__What you will do__:
Nothing in the data should be altered when it is repeated in full.

__The data__:
******

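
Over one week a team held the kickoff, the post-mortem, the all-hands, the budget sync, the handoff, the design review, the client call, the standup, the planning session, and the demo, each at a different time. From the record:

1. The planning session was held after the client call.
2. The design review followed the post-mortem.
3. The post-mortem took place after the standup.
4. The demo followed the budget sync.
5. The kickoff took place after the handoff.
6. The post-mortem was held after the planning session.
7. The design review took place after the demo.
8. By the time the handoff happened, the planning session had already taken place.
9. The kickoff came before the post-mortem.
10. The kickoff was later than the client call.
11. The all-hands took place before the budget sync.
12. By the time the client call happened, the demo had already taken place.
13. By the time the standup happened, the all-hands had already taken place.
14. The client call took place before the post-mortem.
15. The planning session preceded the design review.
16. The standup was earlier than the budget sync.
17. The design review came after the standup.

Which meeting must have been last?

the design review

Every other meeting has a chain of constraints placing it before the design review, so the design review is last.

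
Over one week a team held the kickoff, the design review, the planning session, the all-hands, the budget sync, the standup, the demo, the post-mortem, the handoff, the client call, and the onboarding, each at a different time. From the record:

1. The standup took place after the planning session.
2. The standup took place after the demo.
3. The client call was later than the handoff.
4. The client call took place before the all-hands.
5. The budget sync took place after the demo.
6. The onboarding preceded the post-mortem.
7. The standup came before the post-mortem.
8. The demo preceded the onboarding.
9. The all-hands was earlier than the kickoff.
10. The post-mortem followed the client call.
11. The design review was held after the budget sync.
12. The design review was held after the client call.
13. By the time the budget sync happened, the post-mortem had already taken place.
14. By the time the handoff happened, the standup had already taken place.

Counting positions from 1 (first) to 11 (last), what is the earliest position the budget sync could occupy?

8

The client call, the demo, the handoff, the onboarding, the planning session, the post-mortem, and the standup must all come before the budget sync — 7 forced predecessors.
Nothing else is forced ahead of the budget sync, so its earliest slot is position 7 + 1 = 8.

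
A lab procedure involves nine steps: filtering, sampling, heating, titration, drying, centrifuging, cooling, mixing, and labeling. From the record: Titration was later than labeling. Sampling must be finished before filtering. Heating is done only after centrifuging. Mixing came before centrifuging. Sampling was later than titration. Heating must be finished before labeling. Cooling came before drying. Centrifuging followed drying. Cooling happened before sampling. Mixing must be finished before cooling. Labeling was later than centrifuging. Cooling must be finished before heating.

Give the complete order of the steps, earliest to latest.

The constraints fix every adjacent pair, so only one ordering works:
mixing → cooling → drying → centrifuging → heating → labeling → titration → sampling → filtering.

mixing, cooling, drying, centrifuging, heating, labeling, titration, sampling, filtering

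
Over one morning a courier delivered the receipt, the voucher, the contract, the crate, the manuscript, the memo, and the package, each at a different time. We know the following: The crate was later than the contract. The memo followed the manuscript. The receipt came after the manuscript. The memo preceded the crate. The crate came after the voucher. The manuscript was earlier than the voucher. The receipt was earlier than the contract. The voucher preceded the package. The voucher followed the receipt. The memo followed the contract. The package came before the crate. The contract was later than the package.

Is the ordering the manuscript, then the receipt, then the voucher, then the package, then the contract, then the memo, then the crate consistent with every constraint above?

Check each stated constraint against the proposed order — e.g. the voucher is ahead of the crate; the manuscript is ahead of the memo. Every pair is in the required order; nothing is violated.

yes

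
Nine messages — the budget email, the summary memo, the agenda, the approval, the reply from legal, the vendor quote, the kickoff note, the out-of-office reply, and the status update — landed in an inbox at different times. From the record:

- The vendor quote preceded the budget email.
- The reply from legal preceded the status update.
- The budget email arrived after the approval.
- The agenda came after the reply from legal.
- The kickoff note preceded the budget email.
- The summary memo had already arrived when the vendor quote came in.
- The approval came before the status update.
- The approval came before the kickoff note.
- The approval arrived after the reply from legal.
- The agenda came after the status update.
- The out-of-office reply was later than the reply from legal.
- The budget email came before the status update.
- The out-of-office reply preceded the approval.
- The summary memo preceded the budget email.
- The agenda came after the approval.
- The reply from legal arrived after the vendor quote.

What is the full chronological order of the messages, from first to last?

the summary memo, the vendor quote, the reply from legal, the out-of-office reply, the approval, the kickoff note, the budget email, the status update, the agenda

The constraints fix every adjacent pair, so only one ordering works:
the summary memo → the vendor quote → the reply from legal → the out-of-office reply → the approval → the kickoff note → the budget email → the status update → the agenda.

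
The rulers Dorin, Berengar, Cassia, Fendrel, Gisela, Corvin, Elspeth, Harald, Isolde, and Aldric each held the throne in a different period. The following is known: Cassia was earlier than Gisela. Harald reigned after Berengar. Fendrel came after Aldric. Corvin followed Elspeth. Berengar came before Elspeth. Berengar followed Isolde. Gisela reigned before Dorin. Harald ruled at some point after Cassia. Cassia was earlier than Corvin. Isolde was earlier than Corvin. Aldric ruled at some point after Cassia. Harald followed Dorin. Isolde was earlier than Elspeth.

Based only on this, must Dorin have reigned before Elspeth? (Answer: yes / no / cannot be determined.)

No chain of stated constraints runs from Dorin to Elspeth, and none runs from Elspeth to Dorin either.
So the relative order of Dorin and Elspeth is not fixed by the given facts.

cannot be determined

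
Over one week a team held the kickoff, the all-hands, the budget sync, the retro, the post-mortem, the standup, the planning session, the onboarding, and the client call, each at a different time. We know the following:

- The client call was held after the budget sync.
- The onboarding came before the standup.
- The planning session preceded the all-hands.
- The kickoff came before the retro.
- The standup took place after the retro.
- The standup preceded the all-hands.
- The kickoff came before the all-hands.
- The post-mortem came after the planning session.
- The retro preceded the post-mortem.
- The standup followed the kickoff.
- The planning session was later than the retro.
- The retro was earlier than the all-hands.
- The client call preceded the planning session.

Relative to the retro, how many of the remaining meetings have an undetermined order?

Forced before the retro: the kickoff; forced after the retro: the all-hands, the planning session, the post-mortem, and the standup.
That leaves the budget sync, the client call, and the onboarding with no forced order relative to the retro — 3.

3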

******

__Exercise response__:
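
Over one week a team held the kickoff, the post-mortem, the all-hands, the budget sync, the handoff, the design review, the client call, the standup, the planning session, and the demo, each at a different time. From the record:

1. The planning session was held after the client call.
2. The design review followed the post-mortem.
3. The post-mortem took place after the standup.
4. The demo followed the budget sync.
5. The kickoff took place after the handoff.
6. The post-mortem was held after the planning session.
7. The design review took place after the demo.
8. By the time the handoff happened, the planning session had already taken place.
9. The kickoff came before the post-mortem.
10. The kickoff was later than the client call.
11. The all-hands took place before the budget sync.
12. By the time the client call happened, the demo had already taken place.
13. By the time the standup happened, the all-hands had already taken place.
14. The client call took place before the post-mortem.
15. The planning session preceded the design review.
16. The standup was earlier than the budget sync.
17. The design review came after the standup.

Which meeting must have been last?

the design review

Every other meeting has a chain of constraints placing it before the design review, so the design review is last.

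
Over one week a team held the kickoff, the design review, the planning session, the all-hands, the budget sync, the standup, the demo, the post-mortem, the handoff, the client call, and the onboarding, each at a different time. From the record:

1. The standup took place after the planning session.
2. The standup took place after the demo.
3. The client call was later than the handoff.
4. The client call took place before the all-hands.
5. The budget sync took place after the demo.
6. The onboarding preceded the post-mortem.
7. The standup came before the post-mortem.
8. The demo preceded the onboarding.
9. The all-hands was earlier than the kickoff.
10. The post-mortem followed the client call.
11. The design review was held after the budget sync.
12. The design review was held after the client call.
13. By the time the budget sync happened, the post-mortem had already taken place.
14. By the time the handoff happened, the standup had already taken place.

Counting positions from 1 (first) to 11 (last), what is the earliest position the budget sync could occupy?

8

The client call, the demo, the handoff, the onboarding, the planning session, the post-mortem, and the standup must all come before the budget sync — 7 forced predecessors.
Nothing else is forced ahead of the budget sync, so its earliest slot is position 7 + 1 = 8.

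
A lab procedure involves nine steps: filtering, sampling, heating, titration, drying, centrifuging, cooling, mixing, and labeling. From the record: Titration was later than labeling. Sampling must be finished before filtering. Heating is done only after centrifuging. Mixing came before centrifuging. Sampling was later than titration. Heating must be finished before labeling. Cooling came before drying. Centrifuging followed drying. Cooling happened before sampling. Mixing must be finished before cooling. Labeling was later than centrifuging. Cooling must be finished before heating.

Give the complete order of the steps, earliest to latest.

The constraints fix every adjacent pair, so only one ordering works:
mixing → cooling → drying → centrifuging → heating → labeling → titration → sampling → filtering.

mixing, cooling, drying, centrifuging, heating, labeling, titration, sampling, filtering

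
Over one morning a courier delivered the receipt, the voucher, the contract, the crate, the manuscript, the memo, and the package, each at a different time. We know the following: The crate was later than the contract. The memo followed the manuscript. The receipt came after the manuscript. The memo preceded the crate. The crate came after the voucher. The manuscript was earlier than the voucher. The receipt was earlier than the contract. The voucher preceded the package. The voucher followed the receipt. The memo followed the contract. The package came before the crate. The contract was later than the package.

Is the ordering the manuscript, then the receipt, then the voucher, then the package, then the contract, then the memo, then the crate consistent with every constraint above?

Check each stated constraint against the proposed order — e.g. the voucher is ahead of the crate; the manuscript is ahead of the memo. Every pair is in the required order; nothing is violated.

yes

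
Nine messages — the budget email, the summary memo, the agenda, the approval, the reply from legal, the vendor quote, the kickoff note, the out-of-office reply, and the status update — landed in an inbox at different times. From the record:

- The vendor quote preceded the budget email.
- The reply from legal preceded the status update.
- The budget email arrived after the approval.
- The agenda came after the reply from legal.
- The kickoff note preceded the budget email.
- The summary memo had already arrived when the vendor quote came in.
- The approval came before the status update.
- The approval came before the kickoff note.
- The approval arrived after the reply from legal.
- The agenda came after the status update.
- The out-of-office reply was later than the reply from legal.
- The budget email came before the status update.
- The out-of-office reply preceded the approval.
- The summary memo preceded the budget email.
- The agenda came after the approval.
- The reply from legal arrived after the vendor quote.

What is the full chronological order of the messages, from first to last?

the summary memo, the vendor quote, the reply from legal, the out-of-office reply, the approval, the kickoff note, the budget email, the status update, the agenda

The constraints fix every adjacent pair, so only one ordering works:
the summary memo → the vendor quote → the reply from legal → the out-of-office reply → the approval → the kickoff note → the budget email → the status update → the agenda.

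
The rulers Dorin, Berengar, Cassia, Fendrel, Gisela, Corvin, Elspeth, Harald, Isolde, and Aldric each held the throne in a different period. The following is known: Cassia was earlier than Gisela. Harald reigned after Berengar. Fendrel came after Aldric. Corvin followed Elspeth. Berengar came before Elspeth. Berengar followed Isolde. Gisela reigned before Dorin. Harald ruled at some point after Cassia. Cassia was earlier than Corvin. Isolde was earlier than Corvin. Aldric ruled at some point after Cassia. Harald followed Dorin. Isolde was earlier than Elspeth.

Based only on this, must Dorin have reigned before Elspeth? (Answer: yes / no / cannot be determined.)

No chain of stated constraints runs from Dorin to Elspeth, and none runs from Elspeth to Dorin either.
So the relative order of Dorin and Elspeth is not fixed by the given facts.

cannot be determined

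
Over one week a team held the kickoff, the all-hands, the budget sync, the retro, the post-mortem, the standup, the planning session, the onboarding, and the client call, each at a different time. We know the following:

- The client call was held after the budget sync.
- The onboarding came before the standup.
- The planning session preceded the all-hands.
- The kickoff came before the retro.
- The standup took place after the retro.
- The standup preceded the all-hands.
- The kickoff came before the all-hands.
- The post-mortem came after the planning session.
- The retro preceded the post-mortem.
- The standup followed the kickoff.
- The planning session was later than the retro.
- The retro was earlier than the all-hands.
- The client call preceded the planning session.

Relative to the retro, how many of the remaining meetings have an undetermined order?

Forced before the retro: the kickoff; forced after the retro: the all-hands, the planning session, the post-mortem, and the standup.
That leaves the budget sync, the client call, and the onboarding with no forced order relative to the retro — 3.

3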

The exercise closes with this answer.